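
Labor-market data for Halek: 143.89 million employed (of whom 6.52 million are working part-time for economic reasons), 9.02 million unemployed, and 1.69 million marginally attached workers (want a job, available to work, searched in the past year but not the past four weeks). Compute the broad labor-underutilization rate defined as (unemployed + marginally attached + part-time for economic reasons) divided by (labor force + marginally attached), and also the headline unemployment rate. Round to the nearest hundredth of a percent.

Broad underutilization rate ≈ 11.14%; headline unemployment rate ≈ 5.90%.

Labor force = 143.89 + 9.02 = 152.91 million.
Numerator = 9.02 + 1.69 + 6.52 = 17.23 million.
Denominator = 152.91 + 1.69 = 154.60 million.
Broad rate = 17.23 / 154.60 = 11.14%.
Headline unemployment rate = 9.02 / 152.91 = 5.90%.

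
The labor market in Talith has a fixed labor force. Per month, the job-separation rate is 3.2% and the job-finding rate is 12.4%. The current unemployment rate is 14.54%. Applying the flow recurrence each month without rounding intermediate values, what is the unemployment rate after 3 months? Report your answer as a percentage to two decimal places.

With a fixed labor force, u_{t+1} = u_t + s·(1−u_t) − f·u_t = u_t·(1−s−f) + s.
Here 1−s−f = 0.844 and s = 0.032.
u_1 = 0.145400 × 0.844 + 0.032 = 0.154718.
u_2 = 0.154718 × 0.844 + 0.032 = 0.162582.
u_3 = 0.162582 × 0.844 + 0.032 = 0.169219.

Unemployment rate after three months ≈ 16.92%.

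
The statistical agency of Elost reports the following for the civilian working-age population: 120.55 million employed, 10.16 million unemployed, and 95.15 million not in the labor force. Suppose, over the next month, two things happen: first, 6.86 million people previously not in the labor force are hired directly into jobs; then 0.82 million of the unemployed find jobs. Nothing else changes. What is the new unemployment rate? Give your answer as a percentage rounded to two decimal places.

New unemployment rate ≈ 6.79%.

Initially, labor force = 120.55 + 10.16 = 130.71 million, so u = 10.16/130.71 = 7.77%.
After the first change, employed and labor force both rise by 6.86; unemployed unchanged → E = 127.41, U = 10.16, labor force = 137.57 million.
After the second change, unemployed falls and employed rises by 0.82; labor force unchanged → E = 128.23, U = 9.34, labor force = 137.57 million.
New unemployment rate = 9.34 / 137.57 = 6.79%.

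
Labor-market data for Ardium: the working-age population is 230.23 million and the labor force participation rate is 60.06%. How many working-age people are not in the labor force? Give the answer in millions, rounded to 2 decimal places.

Share not in the labor force = 1 − 0.6006 = 0.3994.
Not in labor force = 0.3994 × 230.23 ≈ 91.95 million.

About 91.95 million are not in the labor force.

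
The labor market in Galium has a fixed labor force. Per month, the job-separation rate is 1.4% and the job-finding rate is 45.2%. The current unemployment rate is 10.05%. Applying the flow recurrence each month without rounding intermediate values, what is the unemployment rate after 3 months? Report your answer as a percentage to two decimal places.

Unemployment rate after three months ≈ 4.08%.

With a fixed labor force, u_{t+1} = u_t + s·(1−u_t) − f·u_t = u_t·(1−s−f) + s.
Here 1−s−f = 0.534 and s = 0.014.
u_1 = 0.100500 × 0.534 + 0.014 = 0.067667.
u_2 = 0.067667 × 0.534 + 0.014 = 0.050134.
u_3 = 0.050134 × 0.534 + 0.014 = 0.040772.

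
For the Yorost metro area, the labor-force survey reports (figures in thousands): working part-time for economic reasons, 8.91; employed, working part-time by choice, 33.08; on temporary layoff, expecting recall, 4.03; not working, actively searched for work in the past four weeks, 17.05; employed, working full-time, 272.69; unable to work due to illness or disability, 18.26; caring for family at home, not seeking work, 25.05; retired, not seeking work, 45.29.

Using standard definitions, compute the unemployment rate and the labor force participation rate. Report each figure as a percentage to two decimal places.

Unemployment rate ≈ 6.28%; labor force participation rate ≈ 79.12%.

Employed = 8.91 + 33.08 + 272.69 = 314.68 thousand (anyone who worked, including part-time for economic reasons, counts as employed).
Unemployed = 4.03 + 17.05 = 21.08 thousand (jobless and actively searching, or on temporary layoff).
Labor force = 314.68 + 21.08 = 335.76 thousand.
Not in labor force = 18.26 + 25.05 + 45.29 = 88.60 thousand (those not working and not actively searching are outside the labor force).
Civilian working-age population = 335.76 + 88.60 = 424.36 thousand.
Unemployment rate = 21.08 / 335.76 = 6.28%.
Labor force participation rate = 335.76 / 424.36 = 79.12%.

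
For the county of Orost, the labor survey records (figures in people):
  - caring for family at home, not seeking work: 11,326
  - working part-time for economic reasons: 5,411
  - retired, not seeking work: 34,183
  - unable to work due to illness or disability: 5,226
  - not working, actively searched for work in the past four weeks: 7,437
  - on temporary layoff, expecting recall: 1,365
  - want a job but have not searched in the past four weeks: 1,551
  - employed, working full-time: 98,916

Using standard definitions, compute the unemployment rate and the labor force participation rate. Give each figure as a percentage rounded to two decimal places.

Employed = 5,411 + 98,916 = 104,327 (anyone who worked, including part-time for economic reasons, counts as employed).
Unemployed = 7,437 + 1,365 = 8,802 (jobless and actively searching, or on temporary layoff).
Labor force = 104,327 + 8,802 = 113,129.
Not in labor force = 11,326 + 34,183 + 5,226 + 1,551 = 52,286 (those not working and not actively searching are outside the labor force — including those who want a job but have given up searching).
Civilian working-age population = 113,129 + 52,286 = 165,415.
Unemployment rate = 8,802 / 113,129 = 7.78%.
Labor force participation rate = 113,129 / 165,415 = 68.39%.

Unemployment rate ≈ 7.78%; labor force participation rate ≈ 68.39%.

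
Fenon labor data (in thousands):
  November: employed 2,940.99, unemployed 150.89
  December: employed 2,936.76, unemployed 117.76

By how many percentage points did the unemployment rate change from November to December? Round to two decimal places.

The unemployment rate changed by −1.02 percentage points.

November: labor force = 2,940.99 + 150.89 = 3,091.88; u = 150.89/3,091.88 = 4.88%.
December: labor force = 2,936.76 + 117.76 = 3,054.52; u = 117.76/3,054.52 = 3.86%.
Change = 3.86% − 4.88% = −1.02 pp.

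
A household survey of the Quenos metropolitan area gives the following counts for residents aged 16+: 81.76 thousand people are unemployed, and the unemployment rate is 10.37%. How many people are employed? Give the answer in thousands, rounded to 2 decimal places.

Labor force = U / u = 81.76 / 0.1037 ≈ 788.43 thousand.
Employed = labor force − unemployed = 788.43 − 81.76 = 706.67 thousand.

About 706.67 thousand are employed.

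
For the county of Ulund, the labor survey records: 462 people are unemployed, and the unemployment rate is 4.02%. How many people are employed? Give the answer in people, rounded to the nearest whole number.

Labor force = U / u = 462 / 0.0402 ≈ 11,493.
Employed = labor force − unemployed = 11,493 − 462 = 11,031.

About 11,031 are employed.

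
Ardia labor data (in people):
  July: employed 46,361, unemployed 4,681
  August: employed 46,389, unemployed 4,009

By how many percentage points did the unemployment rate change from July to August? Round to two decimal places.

The unemployment rate changed by −1.22 percentage points.

July: labor force = 46,361 + 4,681 = 51,042; u = 4,681/51,042 = 9.17%.
August: labor force = 46,389 + 4,009 = 50,398; u = 4,009/50,398 = 7.95%.
Change = 7.95% − 9.17% = −1.22 pp.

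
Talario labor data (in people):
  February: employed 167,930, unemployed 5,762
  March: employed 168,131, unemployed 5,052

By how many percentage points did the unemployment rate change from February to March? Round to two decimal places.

The unemployment rate changed by −0.40 percentage points.

February: labor force = 167,930 + 5,762 = 173,692; u = 5,762/173,692 = 3.32%.
March: labor force = 168,131 + 5,052 = 173,183; u = 5,052/173,183 = 2.92%.
Change = 2.92% − 3.32% = −0.40 pp.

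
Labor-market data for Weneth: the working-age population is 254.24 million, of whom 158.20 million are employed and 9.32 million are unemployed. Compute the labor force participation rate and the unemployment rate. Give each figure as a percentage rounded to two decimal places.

Labor force participation rate ≈ 65.89%; unemployment rate ≈ 5.56%.

Labor force = employed + unemployed = 158.20 + 9.32 = 167.52 million.
Unemployment rate = 9.32 / 167.52 = 5.56%.
Labor force participation rate = 167.52 / 254.24 = 65.89%.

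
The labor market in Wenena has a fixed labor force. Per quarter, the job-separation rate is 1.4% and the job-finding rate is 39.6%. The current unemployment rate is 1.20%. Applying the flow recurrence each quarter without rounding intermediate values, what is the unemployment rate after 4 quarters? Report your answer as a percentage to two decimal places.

Unemployment rate after four quarters ≈ 3.15%.

With a fixed labor force, u_{t+1} = u_t + s·(1−u_t) − f·u_t = u_t·(1−s−f) + s.
Here 1−s−f = 0.590 and s = 0.014.
u_1 = 0.012000 × 0.590 + 0.014 = 0.021080.
u_2 = 0.021080 × 0.590 + 0.014 = 0.026437.
u_3 = 0.026437 × 0.590 + 0.014 = 0.029598.
u_4 = 0.029598 × 0.590 + 0.014 = 0.031463.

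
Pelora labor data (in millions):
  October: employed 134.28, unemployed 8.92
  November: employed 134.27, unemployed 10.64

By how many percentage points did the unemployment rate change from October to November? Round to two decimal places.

October: labor force = 134.28 + 8.92 = 143.20; u = 8.92/143.20 = 6.23%.
November: labor force = 134.27 + 10.64 = 144.91; u = 10.64/144.91 = 7.34%.
Change = 7.34% − 6.23% = +1.11 pp.

The unemployment rate changed by +1.11 percentage points.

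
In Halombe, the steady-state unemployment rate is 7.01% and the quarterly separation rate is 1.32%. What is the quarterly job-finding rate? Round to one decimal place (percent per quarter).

From u* = s/(s+f): f = s·(1−u)/u.
f = 1.32 × (1 − 0.0701) / 0.0701 = 1.2275 / 0.0701 ≈ 17.5% per quarter.

Job-finding rate ≈ 17.5% per quarter.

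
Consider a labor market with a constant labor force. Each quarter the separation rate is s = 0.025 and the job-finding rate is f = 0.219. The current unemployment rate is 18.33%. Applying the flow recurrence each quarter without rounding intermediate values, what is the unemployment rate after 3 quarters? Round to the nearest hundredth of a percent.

With a fixed labor force, u_{t+1} = u_t + s·(1−u_t) − f·u_t = u_t·(1−s−f) + s.
Here 1−s−f = 0.756 and s = 0.025.
u_1 = 0.183300 × 0.756 + 0.025 = 0.163575.
u_2 = 0.163575 × 0.756 + 0.025 = 0.148663.
u_3 = 0.148663 × 0.756 + 0.025 = 0.137389.

Unemployment rate after three quarters ≈ 13.74%.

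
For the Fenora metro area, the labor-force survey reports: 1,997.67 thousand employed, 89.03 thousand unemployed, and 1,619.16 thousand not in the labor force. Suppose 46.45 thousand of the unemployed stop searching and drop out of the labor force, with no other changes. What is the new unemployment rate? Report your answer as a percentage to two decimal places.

Initially, labor force = 1,997.67 + 89.03 = 2,086.70 thousand, so u = 89.03/2,086.70 = 4.27%.
After the change, unemployed and labor force both fall by 46.45 → E = 1,997.67, U = 42.58, labor force = 2,040.25 thousand.
New unemployment rate = 42.58 / 2,040.25 = 2.09%.

New unemployment rate ≈ 2.09%.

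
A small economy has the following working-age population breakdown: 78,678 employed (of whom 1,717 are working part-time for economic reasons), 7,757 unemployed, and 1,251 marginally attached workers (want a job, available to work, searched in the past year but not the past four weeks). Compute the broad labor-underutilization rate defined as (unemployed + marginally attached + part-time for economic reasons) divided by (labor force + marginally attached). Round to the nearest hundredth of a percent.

Broad underutilization rate ≈ 12.23%.

Labor force = 78,678 + 7,757 = 86,435.
Numerator = 7,757 + 1,251 + 1,717 = 10,725.
Denominator = 86,435 + 1,251 = 87,686.
Broad rate = 10,725 / 87,686 = 12.23%.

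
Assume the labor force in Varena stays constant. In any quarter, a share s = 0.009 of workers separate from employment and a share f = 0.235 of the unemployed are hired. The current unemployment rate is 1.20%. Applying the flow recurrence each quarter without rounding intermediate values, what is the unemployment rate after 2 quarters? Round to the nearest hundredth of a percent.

Unemployment rate after two quarters ≈ 2.27%.

With a fixed labor force, u_{t+1} = u_t + s·(1−u_t) − f·u_t = u_t·(1−s−f) + s.
Here 1−s−f = 0.756 and s = 0.009.
u_1 = 0.012000 × 0.756 + 0.009 = 0.018072.
u_2 = 0.018072 × 0.756 + 0.009 = 0.022662.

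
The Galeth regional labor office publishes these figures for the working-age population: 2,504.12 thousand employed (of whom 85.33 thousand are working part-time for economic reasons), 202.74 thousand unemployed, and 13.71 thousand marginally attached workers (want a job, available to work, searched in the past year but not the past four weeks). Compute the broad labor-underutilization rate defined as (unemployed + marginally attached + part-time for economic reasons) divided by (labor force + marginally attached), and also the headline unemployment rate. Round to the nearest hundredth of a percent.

Broad underutilization rate ≈ 11.09%; headline unemployment rate ≈ 7.49%.

Labor force = 2,504.12 + 202.74 = 2,706.86 thousand.
Numerator = 202.74 + 13.71 + 85.33 = 301.78 thousand.
Denominator = 2,706.86 + 13.71 = 2,720.57 thousand.
Broad rate = 301.78 / 2,720.57 = 11.09%.
Headline unemployment rate = 202.74 / 2,706.86 = 7.49%.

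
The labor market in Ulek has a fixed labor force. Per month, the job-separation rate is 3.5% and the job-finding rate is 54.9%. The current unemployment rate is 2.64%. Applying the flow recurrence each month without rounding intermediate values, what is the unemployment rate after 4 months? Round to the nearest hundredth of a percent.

Unemployment rate after four months ≈ 5.89%.

With a fixed labor force, u_{t+1} = u_t + s·(1−u_t) − f·u_t = u_t·(1−s−f) + s.
Here 1−s−f = 0.416 and s = 0.035.
u_1 = 0.026400 × 0.416 + 0.035 = 0.045982.
u_2 = 0.045982 × 0.416 + 0.035 = 0.054129.
u_3 = 0.054129 × 0.416 + 0.035 = 0.057518.
u_4 = 0.057518 × 0.416 + 0.035 = 0.058927.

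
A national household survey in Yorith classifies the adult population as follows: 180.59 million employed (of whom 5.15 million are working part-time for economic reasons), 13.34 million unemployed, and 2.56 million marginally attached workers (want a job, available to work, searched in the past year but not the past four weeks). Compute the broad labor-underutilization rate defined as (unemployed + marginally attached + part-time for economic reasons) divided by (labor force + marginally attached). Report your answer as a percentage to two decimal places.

Labor force = 180.59 + 13.34 = 193.93 million.
Numerator = 13.34 + 2.56 + 5.15 = 21.05 million.
Denominator = 193.93 + 2.56 = 196.49 million.
Broad rate = 21.05 / 196.49 = 10.71%.

Broad underutilization rate ≈ 10.71%.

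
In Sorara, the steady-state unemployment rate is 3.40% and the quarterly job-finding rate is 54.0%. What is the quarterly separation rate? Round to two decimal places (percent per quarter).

Separation rate ≈ 1.90% per quarter.

From u* = s/(s+f): s = u·f/(1−u).
s = 0.0340 × 54.0 / (1 − 0.0340) = 1.8360 / 0.9660 ≈ 1.90% per quarter.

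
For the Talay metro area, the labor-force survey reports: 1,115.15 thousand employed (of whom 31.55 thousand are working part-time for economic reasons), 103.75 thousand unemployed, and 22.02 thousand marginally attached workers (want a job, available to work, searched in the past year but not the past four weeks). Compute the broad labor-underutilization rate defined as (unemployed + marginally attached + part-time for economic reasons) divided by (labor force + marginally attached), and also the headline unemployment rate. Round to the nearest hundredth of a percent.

Broad underutilization rate ≈ 12.68%; headline unemployment rate ≈ 8.51%.

Labor force = 1,115.15 + 103.75 = 1,218.90 thousand.
Numerator = 103.75 + 22.02 + 31.55 = 157.32 thousand.
Denominator = 1,218.90 + 22.02 = 1,240.92 thousand.
Broad rate = 157.32 / 1,240.92 = 12.68%.
Headline unemployment rate = 103.75 / 1,218.90 = 8.51%.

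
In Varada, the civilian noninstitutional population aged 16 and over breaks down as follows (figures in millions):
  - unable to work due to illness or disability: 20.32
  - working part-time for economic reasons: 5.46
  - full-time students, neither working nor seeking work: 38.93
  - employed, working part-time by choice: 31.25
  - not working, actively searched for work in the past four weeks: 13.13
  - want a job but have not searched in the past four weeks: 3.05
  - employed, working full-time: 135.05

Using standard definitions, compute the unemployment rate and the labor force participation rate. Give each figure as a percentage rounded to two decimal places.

Employed = 5.46 + 31.25 + 135.05 = 171.76 million (anyone who worked, including part-time for economic reasons, counts as employed).
Unemployed = 13.13 million.
Labor force = 171.76 + 13.13 = 184.89 million.
Not in labor force = 20.32 + 38.93 + 3.05 = 62.30 million (those not working and not actively searching are outside the labor force — including those who want a job but have given up searching).
Civilian working-age population = 184.89 + 62.30 = 247.19 million.
Unemployment rate = 13.13 / 184.89 = 7.10%.
Labor force participation rate = 184.89 / 247.19 = 74.80%.

Unemployment rate ≈ 7.10%; labor force participation rate ≈ 74.80%.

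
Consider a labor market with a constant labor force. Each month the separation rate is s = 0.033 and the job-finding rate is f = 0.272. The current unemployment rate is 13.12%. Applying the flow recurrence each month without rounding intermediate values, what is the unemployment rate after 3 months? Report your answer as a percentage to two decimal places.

Unemployment rate after three months ≈ 11.59%.

With a fixed labor force, u_{t+1} = u_t + s·(1−u_t) − f·u_t = u_t·(1−s−f) + s.
Here 1−s−f = 0.695 and s = 0.033.
u_1 = 0.131200 × 0.695 + 0.033 = 0.124184.
u_2 = 0.124184 × 0.695 + 0.033 = 0.119308.
u_3 = 0.119308 × 0.695 + 0.033 = 0.115919.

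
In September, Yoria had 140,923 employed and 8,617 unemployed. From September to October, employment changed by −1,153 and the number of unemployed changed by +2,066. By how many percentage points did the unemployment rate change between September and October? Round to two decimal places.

The unemployment rate changed by +1.34 percentage points.

September: labor force = 140,923 + 8,617 = 149,540; u = 8,617/149,540 = 5.76%.
October: labor force = 139,770 + 10,683 = 150,453; u = 10,683/150,453 = 7.10%.
Change = 7.10% − 5.76% = +1.34 pp.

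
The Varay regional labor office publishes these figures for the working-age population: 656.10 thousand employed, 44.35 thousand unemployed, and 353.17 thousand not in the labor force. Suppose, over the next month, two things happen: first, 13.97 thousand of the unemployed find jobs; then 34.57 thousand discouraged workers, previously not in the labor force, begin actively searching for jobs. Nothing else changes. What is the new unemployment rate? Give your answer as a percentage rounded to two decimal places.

Initially, labor force = 656.10 + 44.35 = 700.45 thousand, so u = 44.35/700.45 = 6.33%.
After the first change, unemployed falls and employed rises by 13.97; labor force unchanged → E = 670.07, U = 30.38, labor force = 700.45 thousand.
After the second change, unemployed and labor force both rise by 34.57 → E = 670.07, U = 64.95, labor force = 735.02 thousand.
New unemployment rate = 64.95 / 735.02 = 8.84%.

New unemployment rate ≈ 8.84%.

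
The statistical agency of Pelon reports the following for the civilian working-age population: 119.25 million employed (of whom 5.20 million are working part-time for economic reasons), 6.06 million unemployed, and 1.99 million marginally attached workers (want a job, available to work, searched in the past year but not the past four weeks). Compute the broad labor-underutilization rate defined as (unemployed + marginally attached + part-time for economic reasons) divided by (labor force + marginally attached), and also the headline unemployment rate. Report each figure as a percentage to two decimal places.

Broad underutilization rate ≈ 10.41%; headline unemployment rate ≈ 4.84%.

Labor force = 119.25 + 6.06 = 125.31 million.
Numerator = 6.06 + 1.99 + 5.20 = 13.25 million.
Denominator = 125.31 + 1.99 = 127.30 million.
Broad rate = 13.25 / 127.30 = 10.41%.
Headline unemployment rate = 6.06 / 125.31 = 4.84%.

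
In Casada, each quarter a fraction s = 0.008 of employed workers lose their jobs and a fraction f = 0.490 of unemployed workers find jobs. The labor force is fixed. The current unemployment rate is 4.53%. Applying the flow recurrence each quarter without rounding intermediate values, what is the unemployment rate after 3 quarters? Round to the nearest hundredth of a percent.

Unemployment rate after three quarters ≈ 1.98%.

With a fixed labor force, u_{t+1} = u_t + s·(1−u_t) − f·u_t = u_t·(1−s−f) + s.
Here 1−s−f = 0.502 and s = 0.008.
u_1 = 0.045300 × 0.502 + 0.008 = 0.030741.
u_2 = 0.030741 × 0.502 + 0.008 = 0.023432.
u_3 = 0.023432 × 0.502 + 0.008 = 0.019763.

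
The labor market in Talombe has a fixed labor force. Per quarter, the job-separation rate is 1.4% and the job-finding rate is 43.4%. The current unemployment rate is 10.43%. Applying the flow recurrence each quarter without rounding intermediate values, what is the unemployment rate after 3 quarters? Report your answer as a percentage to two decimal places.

With a fixed labor force, u_{t+1} = u_t + s·(1−u_t) − f·u_t = u_t·(1−s−f) + s.
Here 1−s−f = 0.552 and s = 0.014.
u_1 = 0.104300 × 0.552 + 0.014 = 0.071574.
u_2 = 0.071574 × 0.552 + 0.014 = 0.053509.
u_3 = 0.053509 × 0.552 + 0.014 = 0.043537.

Unemployment rate after three quarters ≈ 4.35%.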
== == ==
• [Prompt] Lines from the one containing "The labor market in Talombe" through the last line of the data above are the only output wanted; restate them exactly.

• [Response box]
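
The labor market in Talombe has a fixed labor force. Per quarter, the job-separation rate is 1.4% and the job-finding rate is 43.4%. The current unemployment rate is 10.43%. Applying the flow recurrence each quarter without rounding intermediate values, what is the unemployment rate after 3 quarters? Report your answer as a percentage to two decimal places.

With a fixed labor force, u_{t+1} = u_t + s·(1−u_t) − f·u_t = u_t·(1−s−f) + s.
Here 1−s−f = 0.552 and s = 0.014.
u_1 = 0.104300 × 0.552 + 0.014 = 0.071574.
u_2 = 0.071574 × 0.552 + 0.014 = 0.053509.
u_3 = 0.053509 × 0.552 + 0.014 = 0.043537.

Unemployment rate after three quarters ≈ 4.35%.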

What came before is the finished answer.